## [Stored data]
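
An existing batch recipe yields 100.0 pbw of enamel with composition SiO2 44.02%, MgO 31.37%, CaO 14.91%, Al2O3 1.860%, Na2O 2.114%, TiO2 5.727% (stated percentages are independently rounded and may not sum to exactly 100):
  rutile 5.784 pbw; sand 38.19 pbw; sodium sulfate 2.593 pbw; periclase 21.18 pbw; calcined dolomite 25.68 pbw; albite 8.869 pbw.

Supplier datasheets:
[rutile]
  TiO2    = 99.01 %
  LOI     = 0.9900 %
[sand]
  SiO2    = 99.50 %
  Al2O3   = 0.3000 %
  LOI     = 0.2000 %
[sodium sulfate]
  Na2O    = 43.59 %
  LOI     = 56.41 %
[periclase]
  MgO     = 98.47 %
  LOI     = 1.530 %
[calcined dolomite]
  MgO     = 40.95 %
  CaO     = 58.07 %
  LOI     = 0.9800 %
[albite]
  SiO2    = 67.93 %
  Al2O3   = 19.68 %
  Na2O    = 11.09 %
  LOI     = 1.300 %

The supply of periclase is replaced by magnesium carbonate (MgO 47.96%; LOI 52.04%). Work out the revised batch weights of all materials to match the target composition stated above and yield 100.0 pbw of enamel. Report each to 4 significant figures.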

## [WORK REQUIRED]
Go over the data above and copy every line that has the word "rutile" in it.

## [RESPONSE]
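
  rutile 5.784 pbw; sand 38.19 pbw; sodium sulfate 2.593 pbw; periclase 21.18 pbw; calcined dolomite 25.68 pbw; albite 8.869 pbw.
[rutile]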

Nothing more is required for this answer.